▶ **Your assignment**
Where "What" occurs in a line of the entries below, copy that line.

▶ **Material shown**
◇ ◇ ◇ ◇ ◇ ◇ ◇
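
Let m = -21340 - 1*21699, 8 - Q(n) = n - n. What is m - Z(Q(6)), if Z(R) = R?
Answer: -43047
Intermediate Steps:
Q(n) = 8 (Q(n) = 8 - (n - n) = 8 - 1*0 = 8 + 0 = 8)
m = -43039 (m = -21340 - 21699 = -43039)
m - Z(Q(6)) = -43039 - 1*8 = -43039 - 8 = -43047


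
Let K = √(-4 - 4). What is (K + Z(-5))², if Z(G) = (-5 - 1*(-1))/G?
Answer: -184/25 + 16*I*√2/5 ≈ -7.36 + 4.5255*I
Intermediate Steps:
Z(G) = -4/G (Z(G) = (-5 + 1)/G = -4/G)
K = 2*I*√2 (K = √(-8) = 2*I*√2 ≈ 2.8284*I)
(K + Z(-5))² = (2*I*√2 - 4/(-5))² = (2*I*√2 - 4*(-⅕))² = (2*I*√2 + ⅘)² = (⅘ + 2*I*√2)²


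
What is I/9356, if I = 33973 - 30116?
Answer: 3857/9356 ≈ 0.41225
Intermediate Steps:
I = 3857
I/9356 = 3857/9356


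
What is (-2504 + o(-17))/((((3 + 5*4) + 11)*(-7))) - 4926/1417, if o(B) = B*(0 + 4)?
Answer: 1236068/168623 ≈ 7.3304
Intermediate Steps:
o(B) = 4*B (o(B) = B*4 = 4*B)
(-2504 + o(-17))/((((3 + 5*4) + 11)*(-7))) - 4926/1417 = (-2504 + 4*(-17))/((((3 + 5*4) + 11)*(-7))) - 4926/1417 = (-2504 - 68)/((((3 + 20) + 11)*(-7))) - 4926*1/1417 = -2572*(-1/(7*(23 + 11))) - 4926/1417 = -2572/(34*(-7)) - 4926/1417 = -2572/(-238) - 4926/1417 = -2572*(-1/238) - 4926/1417 = 1286/119 - 4926/1417 = 1236068/168623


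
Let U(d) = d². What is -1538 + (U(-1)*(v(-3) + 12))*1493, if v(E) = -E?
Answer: 20857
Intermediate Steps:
-1538 + (U(-1)*(v(-3) + 12))*1493 = -1538 + ((-1)²*(-1*(-3) + 12))*1493 = -1538 + (1*(3 + 12))*1493 = -1538 + (1*15)*1493 = -1538 + 15*1493 = -1538 + 22395 = 20857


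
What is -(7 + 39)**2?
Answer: -2116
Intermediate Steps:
-(7 + 39)**2 = -1*46**2 = -1*2116 = -2116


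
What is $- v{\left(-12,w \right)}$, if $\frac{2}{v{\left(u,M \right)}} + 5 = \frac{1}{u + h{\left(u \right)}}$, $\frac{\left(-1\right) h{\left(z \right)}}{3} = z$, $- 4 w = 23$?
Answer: $\frac{48}{119} \approx 0.40336$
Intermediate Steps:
$w = - \frac{23}{4}$ ($w = \left(- \frac{1}{4}\right) 23 = - \frac{23}{4} \approx -5.75$)
$h{\left(z \right)} = - 3 z$
$v{\left(u,M \right)} = \frac{2}{-5 - \frac{1}{2 u}}$ ($v{\left(u,M \right)} = \frac{2}{-5 + \frac{1}{u - 3 u}} = \frac{2}{-5 + \frac{1}{\left(-2\right) u}} = \frac{2}{-5 - \frac{1}{2 u}}$)
$- v{\left(-12,w \right)} = - \frac{4 \left(-12\right)}{-1 - -120} = - \frac{4 \left(-12\right)}{-1 + 120} = - \frac{4 \left(-12\right)}{119} = \left(-1\right) \left(- \frac{48}{119}\right) = \frac{48}{119}$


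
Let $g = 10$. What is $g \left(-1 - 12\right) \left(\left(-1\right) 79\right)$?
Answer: $10270$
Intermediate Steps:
$g \left(-1 - 12\right) \left(\left(-1\right) 79\right) = 10 \left(-1 - 12\right) \left(\left(-1\right) 79\right) = 10 \left(-1 - 12\right) \left(-79\right) = 10 \left(-13\right) \left(-79\right) = \left(-130\right) \left(-79\right) = 10270$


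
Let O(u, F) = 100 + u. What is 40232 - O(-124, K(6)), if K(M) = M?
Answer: 40256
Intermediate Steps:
40232 - O(-124, K(6)) = 40232 - (100 - 124) = 40232 - 1*(-24) = 40232 + 24 = 40256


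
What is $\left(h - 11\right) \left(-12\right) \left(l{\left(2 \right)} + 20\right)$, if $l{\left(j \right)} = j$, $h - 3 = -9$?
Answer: $4488$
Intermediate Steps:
$h = -6$ ($h = 3 - 9 = -6$)
$\left(h - 11\right) \left(-12\right) \left(l{\left(2 \right)} + 20\right) = \left(-6 - 11\right) \left(-12\right) \left(2 + 20\right) = \left(-6 - 11\right) \left(-12\right) 22 = \left(-17\right) \left(-12\right) 22 = 204 \cdot 22 = 4488$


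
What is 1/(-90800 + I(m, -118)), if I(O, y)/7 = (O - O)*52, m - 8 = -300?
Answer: -1/90800 ≈ -1.1013e-5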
◇ ◇ ◇ ◇ ◇ ◇ ◇
▶ **Exercise result**
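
Let m = -21340 - 1*21699, 8 - Q(n) = n - n. What is m - Z(Q(6)), if Z(R) = R?
Let K = √(-4 - 4). What is (K + Z(-5))², if Z(G) = (-5 - 1*(-1))/G?
What is I/9356, if I = 33973 - 30116?
What is (-2504 + o(-17))/((((3 + 5*4) + 11)*(-7))) - 4926/1417, if o(B) = B*(0 + 4)?
Let U(d) = d². What is -1538 + (U(-1)*(v(-3) + 12))*1493, if v(E) = -E?
What is -(7 + 39)**2?
What is $- v{\left(-12,w \right)}$, if $\frac{2}{v{\left(u,M \right)}} + 5 = \frac{1}{u + h{\left(u \right)}}$, $\frac{\left(-1\right) h{\left(z \right)}}{3} = z$, $- 4 w = 23$?
Let $g = 10$. What is $g \left(-1 - 12\right) \left(\left(-1\right) 79\right)$?
Let O(u, F) = 100 + u. What is 40232 - O(-124, K(6)), if K(M) = M?
What is $\left(h - 11\right) \left(-12\right) \left(l{\left(2 \right)} + 20\right)$, if $l{\left(j \right)} = j$, $h - 3 = -9$?
What is 1/(-90800 + I(m, -118)), if I(O, y)/7 = (O - O)*52, m - 8 = -300?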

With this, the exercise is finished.